Could you restate all of the entries, word for word?

===== Data supplied =====

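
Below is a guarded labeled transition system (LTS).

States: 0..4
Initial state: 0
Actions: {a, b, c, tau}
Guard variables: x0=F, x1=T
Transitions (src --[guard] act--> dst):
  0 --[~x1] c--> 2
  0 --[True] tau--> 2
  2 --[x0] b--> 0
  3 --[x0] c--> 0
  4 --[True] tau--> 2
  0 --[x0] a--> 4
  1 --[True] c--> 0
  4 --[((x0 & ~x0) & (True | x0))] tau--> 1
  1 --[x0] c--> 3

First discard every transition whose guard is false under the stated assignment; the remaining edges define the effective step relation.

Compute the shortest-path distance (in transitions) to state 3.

Answer: UNREACHABLE

Analysis:
Layered search for 3:
  Layer 0: {0}
  Layer 1: {2}
3 never appears.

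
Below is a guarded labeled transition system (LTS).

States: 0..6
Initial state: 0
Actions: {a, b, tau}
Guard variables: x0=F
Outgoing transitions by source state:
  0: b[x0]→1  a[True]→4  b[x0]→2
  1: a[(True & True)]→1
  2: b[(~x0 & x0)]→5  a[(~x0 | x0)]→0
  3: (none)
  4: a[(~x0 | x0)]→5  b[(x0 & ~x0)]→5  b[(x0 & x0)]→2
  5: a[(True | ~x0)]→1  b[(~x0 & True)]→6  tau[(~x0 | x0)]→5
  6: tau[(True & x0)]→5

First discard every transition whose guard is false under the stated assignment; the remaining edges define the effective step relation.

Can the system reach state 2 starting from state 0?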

=====

§ **Result**
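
Below is a guarded labeled transition system (LTS).

States: 0..4
Initial state: 0
Actions: {a, b, c, tau}
Guard variables: x0=F, x1=T
Transitions (src --[guard] act--> dst):
  0 --[~x1] c--> 2
  0 --[True] tau--> 2
  2 --[x0] b--> 0
  3 --[x0] c--> 0
  4 --[True] tau--> 2
  0 --[x0] a--> 4
  1 --[True] c--> 0
  4 --[((x0 & ~x0) & (True | x0))] tau--> 1
  1 --[x0] c--> 3

First discard every transition whose guard is false under the stated assignment; the remaining edges define the effective step relation.

Compute the shortest-path distance (in transitions) to state 3.

Answer: UNREACHABLE

Analysis:
Layered search for 3:
  Layer 0: {0}
  Layer 1: {2}
3 never appears.

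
Below is a guarded labeled transition system (LTS).

States: 0..6
Initial state: 0
Actions: {a, b, tau}
Guard variables: x0=F
Outgoing transitions by source state:
  0: b[x0]→1  a[True]→4  b[x0]→2
  1: a[(True & True)]→1
  2: b[(~x0 & x0)]→5  a[(~x0 | x0)]→0
  3: (none)
  4: a[(~x0 | x0)]→5  b[(x0 & ~x0)]→5  b[(x0 & x0)]→2
  5: a[(True | ~x0)]→1  b[(~x0 & True)]→6  tau[(~x0 | x0)]→5
  6: tau[(True & x0)]→5

First discard every transition whose guard is false under the stated assignment; the remaining edges define the effective step relation.

Can the system reach state 2 starting from state 0?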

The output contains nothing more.